Records from a data collection
-- Opening Marker --

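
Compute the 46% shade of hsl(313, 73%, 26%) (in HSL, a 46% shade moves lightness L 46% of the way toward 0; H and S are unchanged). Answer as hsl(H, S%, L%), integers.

hsl(313, 73%, 14%)

L moves 46% from 26 toward 0: 26 − 11.96 = 14.04 → 14.
H and S are unchanged.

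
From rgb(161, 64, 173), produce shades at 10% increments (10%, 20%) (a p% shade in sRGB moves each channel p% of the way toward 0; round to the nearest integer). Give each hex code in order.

10%: (161 − 16.1 = 144.9→145, 64 − 6.4 = 57.6→58, 173 − 17.3 = 155.7→156) → #913a9c
20%: (161 − 32.2 = 128.8→129, 64 − 12.8 = 51.2→51, 173 − 34.6 = 138.4→138) → #81338a

#913a9c, #81338a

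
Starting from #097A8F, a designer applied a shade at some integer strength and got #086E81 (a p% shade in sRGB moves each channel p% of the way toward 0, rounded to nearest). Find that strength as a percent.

10%

#097A8F is rgb(9, 122, 143); #086E81 is rgb(8, 110, 129).
On the B channel (widest range): 129 ≈ 143 + (p/100)(0 − 143), so p ≈ 100×(129 − 143)/(0 − 143) = -1400/-143 = 9.79.
p = 10 reproduces all three channels after rounding.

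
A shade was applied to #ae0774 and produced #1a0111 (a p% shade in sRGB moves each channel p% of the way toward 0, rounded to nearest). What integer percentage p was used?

#ae0774 is rgb(174, 7, 116); #1a0111 is rgb(26, 1, 17).
On the R channel (widest range): 26 ≈ 174 + (p/100)(0 − 174), so p ≈ 100×(26 − 174)/(0 − 174) = -14800/-174 = 85.06.
p = 85 reproduces all three channels after rounding.

85%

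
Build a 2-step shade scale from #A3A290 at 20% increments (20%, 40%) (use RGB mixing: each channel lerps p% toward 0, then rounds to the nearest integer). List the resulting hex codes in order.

#A3A290 is rgb(163, 162, 144).
20%: (163 − 32.6 = 130.4→130, 162 − 32.4 = 129.6→130, 144 − 28.8 = 115.2→115) → #828273
40%: (163 − 65.2 = 97.8→98, 162 − 64.8 = 97.2→97, 144 − 57.6 = 86.4→86) → #626156

#828273, #626156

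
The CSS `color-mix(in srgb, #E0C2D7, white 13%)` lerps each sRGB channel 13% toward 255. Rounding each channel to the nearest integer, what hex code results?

#E0C2D7 is rgb(224, 194, 215).
A 13% tint moves each channel 13% toward 255:
  R: 224 + 4.03 = 228.03 → 228
  G: 194 + 0.13×(255−194) = 194 + 7.93 = 201.93 → 202
  B: 215 + 0.13×(255−215) = 215 + 5.2 = 220.2 → 220
rgb(228, 202, 220) = #E4CADC.

#E4CADC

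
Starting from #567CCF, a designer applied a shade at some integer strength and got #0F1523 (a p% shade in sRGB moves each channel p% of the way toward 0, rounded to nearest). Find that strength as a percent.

83%

#567CCF is rgb(86, 124, 207); #0F1523 is rgb(15, 21, 35).
On the B channel (widest range): 35 ≈ 207 + (p/100)(0 − 207), so p ≈ 100×(35 − 207)/(0 − 207) = -17200/-207 = 83.09.
p = 83 reproduces all three channels after rounding.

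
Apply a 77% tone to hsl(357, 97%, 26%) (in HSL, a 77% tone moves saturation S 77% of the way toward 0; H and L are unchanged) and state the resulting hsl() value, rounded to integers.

S moves 77% from 97 toward 0: 97 − 74.69 = 22.31 → 22.
H and L are unchanged.

hsl(357, 22%, 26%)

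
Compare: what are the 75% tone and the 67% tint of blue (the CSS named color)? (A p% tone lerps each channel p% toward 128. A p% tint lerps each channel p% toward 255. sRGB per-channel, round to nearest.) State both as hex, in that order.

#6060A0, #ABABFF

CSS blue is rgb(0, 0, 255).
75% tone:
  R: 0 + 0.75×(128−0) = 0 + 96 = 96 → 96
  G: 0 + 0.75×(128−0) = 0 + 96 = 96 → 96
  B: 255 − 95.25 = 159.75 → 160
  → #6060A0
67% tint:
  R: 0 + 0.67×(255−0) = 0 + 170.85 = 170.85 → 171
  G: 0 + 0.67×(255−0) = 0 + 170.85 = 170.85 → 171
  B: 255 + 0 = 255 → 255
  → #ABABFF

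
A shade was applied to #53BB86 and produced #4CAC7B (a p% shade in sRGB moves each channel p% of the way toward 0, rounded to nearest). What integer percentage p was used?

8%

#53BB86 is rgb(83, 187, 134); #4CAC7B is rgb(76, 172, 123).
On the G channel (widest range): 172 ≈ 187 + (p/100)(0 − 187), so p ≈ 100×(172 − 187)/(0 − 187) = -1500/-187 = 8.02.
p = 8 reproduces all three channels after rounding.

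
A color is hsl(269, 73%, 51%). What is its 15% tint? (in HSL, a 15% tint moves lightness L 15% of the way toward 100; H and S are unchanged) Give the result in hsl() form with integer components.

hsl(269, 73%, 58%)

L moves 15% from 51 toward 100: 51 + 7.35 = 58.35 → 58.
H and S are unchanged.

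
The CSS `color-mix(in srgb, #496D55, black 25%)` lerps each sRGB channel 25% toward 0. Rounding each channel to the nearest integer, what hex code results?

#375240

#496D55 is rgb(73, 109, 85).
A 25% shade moves each channel 25% toward 0:
  R: 73 + 0.25×(0−73) = 73 − 18.25 = 54.75 → 55
  G: 109 − 27.25 = 81.75 → 82
  B: 85 − 21.25 = 63.75 → 64
rgb(55, 82, 64) = #375240.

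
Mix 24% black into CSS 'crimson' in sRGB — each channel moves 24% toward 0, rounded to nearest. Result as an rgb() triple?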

-- Closing Marker --

WORK TASK –
Repeat the data exactly. Omit nothing.

RESPONSE BOX –
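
Compute the 46% shade of hsl(313, 73%, 26%) (in HSL, a 46% shade moves lightness L 46% of the way toward 0; H and S are unchanged). Answer as hsl(H, S%, L%), integers.

hsl(313, 73%, 14%)

L moves 46% from 26 toward 0: 26 − 11.96 = 14.04 → 14.
H and S are unchanged.

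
From rgb(161, 64, 173), produce shades at 10% increments (10%, 20%) (a p% shade in sRGB moves each channel p% of the way toward 0; round to the nearest integer). Give each hex code in order.

10%: (161 − 16.1 = 144.9→145, 64 − 6.4 = 57.6→58, 173 − 17.3 = 155.7→156) → #913a9c
20%: (161 − 32.2 = 128.8→129, 64 − 12.8 = 51.2→51, 173 − 34.6 = 138.4→138) → #81338a

#913a9c, #81338a

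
Starting from #097A8F, a designer applied a shade at some integer strength and got #086E81 (a p% shade in sRGB moves each channel p% of the way toward 0, rounded to nearest). Find that strength as a percent.

10%

#097A8F is rgb(9, 122, 143); #086E81 is rgb(8, 110, 129).
On the B channel (widest range): 129 ≈ 143 + (p/100)(0 − 143), so p ≈ 100×(129 − 143)/(0 − 143) = -1400/-143 = 9.79.
p = 10 reproduces all three channels after rounding.

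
A shade was applied to #ae0774 and produced #1a0111 (a p% shade in sRGB moves each channel p% of the way toward 0, rounded to nearest). What integer percentage p was used?

#ae0774 is rgb(174, 7, 116); #1a0111 is rgb(26, 1, 17).
On the R channel (widest range): 26 ≈ 174 + (p/100)(0 − 174), so p ≈ 100×(26 − 174)/(0 − 174) = -14800/-174 = 85.06.
p = 85 reproduces all three channels after rounding.

85%

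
Build a 2-step shade scale from #A3A290 at 20% increments (20%, 40%) (use RGB mixing: each channel lerps p% toward 0, then rounds to the nearest integer). List the resulting hex codes in order.

#A3A290 is rgb(163, 162, 144).
20%: (163 − 32.6 = 130.4→130, 162 − 32.4 = 129.6→130, 144 − 28.8 = 115.2→115) → #828273
40%: (163 − 65.2 = 97.8→98, 162 − 64.8 = 97.2→97, 144 − 57.6 = 86.4→86) → #626156

#828273, #626156

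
The CSS `color-mix(in srgb, #E0C2D7, white 13%)` lerps each sRGB channel 13% toward 255. Rounding each channel to the nearest integer, what hex code results?

#E0C2D7 is rgb(224, 194, 215).
A 13% tint moves each channel 13% toward 255:
  R: 224 + 4.03 = 228.03 → 228
  G: 194 + 0.13×(255−194) = 194 + 7.93 = 201.93 → 202
  B: 215 + 0.13×(255−215) = 215 + 5.2 = 220.2 → 220
rgb(228, 202, 220) = #E4CADC.

#E4CADC

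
Starting from #567CCF, a designer applied a shade at some integer strength and got #0F1523 (a p% shade in sRGB moves each channel p% of the way toward 0, rounded to nearest). Find that strength as a percent.

83%

#567CCF is rgb(86, 124, 207); #0F1523 is rgb(15, 21, 35).
On the B channel (widest range): 35 ≈ 207 + (p/100)(0 − 207), so p ≈ 100×(35 − 207)/(0 − 207) = -17200/-207 = 83.09.
p = 83 reproduces all three channels after rounding.

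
Apply a 77% tone to hsl(357, 97%, 26%) (in HSL, a 77% tone moves saturation S 77% of the way toward 0; H and L are unchanged) and state the resulting hsl() value, rounded to integers.

S moves 77% from 97 toward 0: 97 − 74.69 = 22.31 → 22.
H and L are unchanged.

hsl(357, 22%, 26%)

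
Compare: what are the 75% tone and the 67% tint of blue (the CSS named color)? (A p% tone lerps each channel p% toward 128. A p% tint lerps each channel p% toward 255. sRGB per-channel, round to nearest.) State both as hex, in that order.

#6060A0, #ABABFF

CSS blue is rgb(0, 0, 255).
75% tone:
  R: 0 + 0.75×(128−0) = 0 + 96 = 96 → 96
  G: 0 + 0.75×(128−0) = 0 + 96 = 96 → 96
  B: 255 − 95.25 = 159.75 → 160
  → #6060A0
67% tint:
  R: 0 + 0.67×(255−0) = 0 + 170.85 = 170.85 → 171
  G: 0 + 0.67×(255−0) = 0 + 170.85 = 170.85 → 171
  B: 255 + 0 = 255 → 255
  → #ABABFF

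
A shade was applied to #53BB86 and produced #4CAC7B (a p% shade in sRGB moves each channel p% of the way toward 0, rounded to nearest). What integer percentage p was used?

8%

#53BB86 is rgb(83, 187, 134); #4CAC7B is rgb(76, 172, 123).
On the G channel (widest range): 172 ≈ 187 + (p/100)(0 − 187), so p ≈ 100×(172 − 187)/(0 − 187) = -1500/-187 = 8.02.
p = 8 reproduces all three channels after rounding.

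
A color is hsl(269, 73%, 51%). What is its 15% tint? (in HSL, a 15% tint moves lightness L 15% of the way toward 100; H and S are unchanged) Give the result in hsl() form with integer components.

hsl(269, 73%, 58%)

L moves 15% from 51 toward 100: 51 + 7.35 = 58.35 → 58.
H and S are unchanged.

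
The CSS `color-mix(in srgb, #496D55, black 25%)` lerps each sRGB channel 25% toward 0. Rounding each channel to the nearest integer, what hex code results?

#375240

#496D55 is rgb(73, 109, 85).
A 25% shade moves each channel 25% toward 0:
  R: 73 + 0.25×(0−73) = 73 − 18.25 = 54.75 → 55
  G: 109 − 27.25 = 81.75 → 82
  B: 85 − 21.25 = 63.75 → 64
rgb(55, 82, 64) = #375240.

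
Mix 24% black into CSS 'crimson' in sRGB — each channel moves 24% toward 0, rounded to nearest. Result as an rgb() triple?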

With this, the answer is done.